(Entries taken from a collection)
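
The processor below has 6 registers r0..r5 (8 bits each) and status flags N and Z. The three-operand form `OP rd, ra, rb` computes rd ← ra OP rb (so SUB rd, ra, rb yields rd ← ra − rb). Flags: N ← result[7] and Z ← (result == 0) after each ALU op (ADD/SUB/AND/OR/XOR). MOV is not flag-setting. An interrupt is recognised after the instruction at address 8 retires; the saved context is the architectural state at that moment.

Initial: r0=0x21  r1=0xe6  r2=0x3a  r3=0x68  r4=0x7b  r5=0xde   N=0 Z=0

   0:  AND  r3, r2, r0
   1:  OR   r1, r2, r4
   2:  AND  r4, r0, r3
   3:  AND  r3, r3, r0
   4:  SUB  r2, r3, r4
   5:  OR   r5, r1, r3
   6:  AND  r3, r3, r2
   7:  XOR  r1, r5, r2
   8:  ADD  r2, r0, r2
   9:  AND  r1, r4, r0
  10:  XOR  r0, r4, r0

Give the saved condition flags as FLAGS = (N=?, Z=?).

after  0: r0=0x21 r1=0xe6 r2=0x3a r3=0x20 r4=0x7b r5=0xde  N=0 Z=0
after  1: r0=0x21 r1=0x7b r2=0x3a r3=0x20 r4=0x7b r5=0xde  N=0 Z=0
after  2: r0=0x21 r1=0x7b r2=0x3a r3=0x20 r4=0x20 r5=0xde  N=0 Z=0
after  3: r0=0x21 r1=0x7b r2=0x3a r3=0x20 r4=0x20 r5=0xde  N=0 Z=0
after  4: r0=0x21 r1=0x7b r2=0x00 r3=0x20 r4=0x20 r5=0xde  N=0 Z=1
after  5: r0=0x21 r1=0x7b r2=0x00 r3=0x20 r4=0x20 r5=0x7b  N=0 Z=0
after  6: r0=0x21 r1=0x7b r2=0x00 r3=0x00 r4=0x20 r5=0x7b  N=0 Z=1
after  7: r0=0x21 r1=0x7b r2=0x00 r3=0x00 r4=0x20 r5=0x7b  N=0 Z=0
after  8: r0=0x21 r1=0x7b r2=0x21 r3=0x00 r4=0x20 r5=0x7b  N=0 Z=0
-- IRQ taken; context saved, return-PC = 9 --

FLAGS = (N=0, Z=0)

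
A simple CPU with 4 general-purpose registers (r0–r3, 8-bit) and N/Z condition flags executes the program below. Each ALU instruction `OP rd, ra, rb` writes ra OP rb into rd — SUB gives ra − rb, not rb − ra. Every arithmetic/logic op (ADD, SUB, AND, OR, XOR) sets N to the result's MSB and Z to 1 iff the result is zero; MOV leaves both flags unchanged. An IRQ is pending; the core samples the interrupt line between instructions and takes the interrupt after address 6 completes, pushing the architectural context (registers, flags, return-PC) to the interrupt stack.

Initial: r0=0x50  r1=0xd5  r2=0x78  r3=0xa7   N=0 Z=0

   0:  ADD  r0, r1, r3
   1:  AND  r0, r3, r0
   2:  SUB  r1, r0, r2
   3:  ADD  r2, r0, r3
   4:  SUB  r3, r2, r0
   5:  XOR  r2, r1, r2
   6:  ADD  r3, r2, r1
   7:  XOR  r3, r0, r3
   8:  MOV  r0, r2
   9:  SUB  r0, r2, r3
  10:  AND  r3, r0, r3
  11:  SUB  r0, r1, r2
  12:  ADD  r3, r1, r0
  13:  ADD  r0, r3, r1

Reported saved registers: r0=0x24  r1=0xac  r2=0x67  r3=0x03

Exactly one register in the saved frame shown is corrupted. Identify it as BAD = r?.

after  0: r0=0x7c r1=0xd5 r2=0x78 r3=0xa7  N=0 Z=0
after  1: r0=0x24 r1=0xd5 r2=0x78 r3=0xa7  N=0 Z=0
after  2: r0=0x24 r1=0xac r2=0x78 r3=0xa7  N=1 Z=0
after  3: r0=0x24 r1=0xac r2=0xcb r3=0xa7  N=1 Z=0
after  4: r0=0x24 r1=0xac r2=0xcb r3=0xa7  N=1 Z=0
after  5: r0=0x24 r1=0xac r2=0x67 r3=0xa7  N=0 Z=0
after  6: r0=0x24 r1=0xac r2=0x67 r3=0x13  N=0 Z=0
-- IRQ taken; context saved, return-PC = 7 --
mismatch: r3: reported 0x03 vs actual 0x13

BAD = r3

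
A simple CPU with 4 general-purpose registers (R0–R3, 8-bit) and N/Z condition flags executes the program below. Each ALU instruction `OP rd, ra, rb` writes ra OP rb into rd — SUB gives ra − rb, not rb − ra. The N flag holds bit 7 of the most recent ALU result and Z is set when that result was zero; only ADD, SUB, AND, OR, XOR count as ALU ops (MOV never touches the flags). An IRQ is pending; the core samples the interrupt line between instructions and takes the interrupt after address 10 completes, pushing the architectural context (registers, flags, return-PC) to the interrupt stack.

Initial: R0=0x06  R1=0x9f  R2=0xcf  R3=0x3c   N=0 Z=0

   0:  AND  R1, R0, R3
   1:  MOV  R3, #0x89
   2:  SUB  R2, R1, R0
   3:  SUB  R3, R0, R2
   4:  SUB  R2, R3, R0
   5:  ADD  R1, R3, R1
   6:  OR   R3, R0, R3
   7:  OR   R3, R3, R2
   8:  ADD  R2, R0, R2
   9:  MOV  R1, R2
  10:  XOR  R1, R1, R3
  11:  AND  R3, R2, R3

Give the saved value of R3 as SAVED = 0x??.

SAVED = 0x0e

after  0: R0=0x06 R1=0x04 R2=0xcf R3=0x3c  N=0 Z=0
after  1: R0=0x06 R1=0x04 R2=0xcf R3=0x89  N=0 Z=0
after  2: R0=0x06 R1=0x04 R2=0xfe R3=0x89  N=1 Z=0
after  3: R0=0x06 R1=0x04 R2=0xfe R3=0x08  N=0 Z=0
after  4: R0=0x06 R1=0x04 R2=0x02 R3=0x08  N=0 Z=0
after  5: R0=0x06 R1=0x0c R2=0x02 R3=0x08  N=0 Z=0
after  6: R0=0x06 R1=0x0c R2=0x02 R3=0x0e  N=0 Z=0
after  7: R0=0x06 R1=0x0c R2=0x02 R3=0x0e  N=0 Z=0
after  8: R0=0x06 R1=0x0c R2=0x08 R3=0x0e  N=0 Z=0
after  9: R0=0x06 R1=0x08 R2=0x08 R3=0x0e  N=0 Z=0
after 10: R0=0x06 R1=0x06 R2=0x08 R3=0x0e  N=0 Z=0
-- IRQ taken; context saved, return-PC = 11 --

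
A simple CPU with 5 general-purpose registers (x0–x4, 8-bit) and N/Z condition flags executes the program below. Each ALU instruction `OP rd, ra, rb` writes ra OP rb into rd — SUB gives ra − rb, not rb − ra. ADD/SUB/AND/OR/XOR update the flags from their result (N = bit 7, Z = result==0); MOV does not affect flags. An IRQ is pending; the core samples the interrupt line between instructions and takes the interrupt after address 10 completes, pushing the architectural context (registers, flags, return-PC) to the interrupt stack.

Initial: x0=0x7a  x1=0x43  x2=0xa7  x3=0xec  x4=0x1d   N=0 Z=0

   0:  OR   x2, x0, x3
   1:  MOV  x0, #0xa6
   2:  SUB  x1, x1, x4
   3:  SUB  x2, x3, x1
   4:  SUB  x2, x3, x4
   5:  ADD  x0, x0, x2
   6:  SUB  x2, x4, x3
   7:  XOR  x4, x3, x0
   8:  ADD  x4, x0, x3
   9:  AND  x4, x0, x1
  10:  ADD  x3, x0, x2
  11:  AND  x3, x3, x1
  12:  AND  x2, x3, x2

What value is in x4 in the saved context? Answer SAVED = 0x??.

SAVED = 0x24

after  0: x0=0x7a x1=0x43 x2=0xfe x3=0xec x4=0x1d  N=1 Z=0
after  1: x0=0xa6 x1=0x43 x2=0xfe x3=0xec x4=0x1d  N=1 Z=0
after  2: x0=0xa6 x1=0x26 x2=0xfe x3=0xec x4=0x1d  N=0 Z=0
after  3: x0=0xa6 x1=0x26 x2=0xc6 x3=0xec x4=0x1d  N=1 Z=0
after  4: x0=0xa6 x1=0x26 x2=0xcf x3=0xec x4=0x1d  N=1 Z=0
after  5: x0=0x75 x1=0x26 x2=0xcf x3=0xec x4=0x1d  N=0 Z=0
after  6: x0=0x75 x1=0x26 x2=0x31 x3=0xec x4=0x1d  N=0 Z=0
after  7: x0=0x75 x1=0x26 x2=0x31 x3=0xec x4=0x99  N=1 Z=0
after  8: x0=0x75 x1=0x26 x2=0x31 x3=0xec x4=0x61  N=0 Z=0
after  9: x0=0x75 x1=0x26 x2=0x31 x3=0xec x4=0x24  N=0 Z=0
after 10: x0=0x75 x1=0x26 x2=0x31 x3=0xa6 x4=0x24  N=1 Z=0
-- IRQ taken; context saved, return-PC = 11 --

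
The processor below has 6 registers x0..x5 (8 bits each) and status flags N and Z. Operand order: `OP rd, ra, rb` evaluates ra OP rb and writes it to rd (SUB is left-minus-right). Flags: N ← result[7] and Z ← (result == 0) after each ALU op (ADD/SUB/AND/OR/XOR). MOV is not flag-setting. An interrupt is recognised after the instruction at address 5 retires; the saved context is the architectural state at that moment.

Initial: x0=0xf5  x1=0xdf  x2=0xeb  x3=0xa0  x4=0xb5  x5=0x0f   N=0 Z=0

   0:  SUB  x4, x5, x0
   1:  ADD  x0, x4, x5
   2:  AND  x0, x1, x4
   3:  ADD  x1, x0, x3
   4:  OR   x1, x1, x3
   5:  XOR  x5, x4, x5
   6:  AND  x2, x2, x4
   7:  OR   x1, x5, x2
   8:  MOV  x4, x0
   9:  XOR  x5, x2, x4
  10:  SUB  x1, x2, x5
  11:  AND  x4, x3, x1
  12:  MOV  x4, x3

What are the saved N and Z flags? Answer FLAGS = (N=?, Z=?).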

WORK ORDER: From the records above, show each line that contains the word "Initial".

WORKED SOLUTION:
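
Initial: r0=0x21  r1=0xe6  r2=0x3a  r3=0x68  r4=0x7b  r5=0xde   N=0 Z=0
Initial: r0=0x50  r1=0xd5  r2=0x78  r3=0xa7   N=0 Z=0
Initial: R0=0x06  R1=0x9f  R2=0xcf  R3=0x3c   N=0 Z=0
Initial: x0=0x7a  x1=0x43  x2=0xa7  x3=0xec  x4=0x1d   N=0 Z=0
Initial: x0=0xf5  x1=0xdf  x2=0xeb  x3=0xa0  x4=0xb5  x5=0x0f   N=0 Z=0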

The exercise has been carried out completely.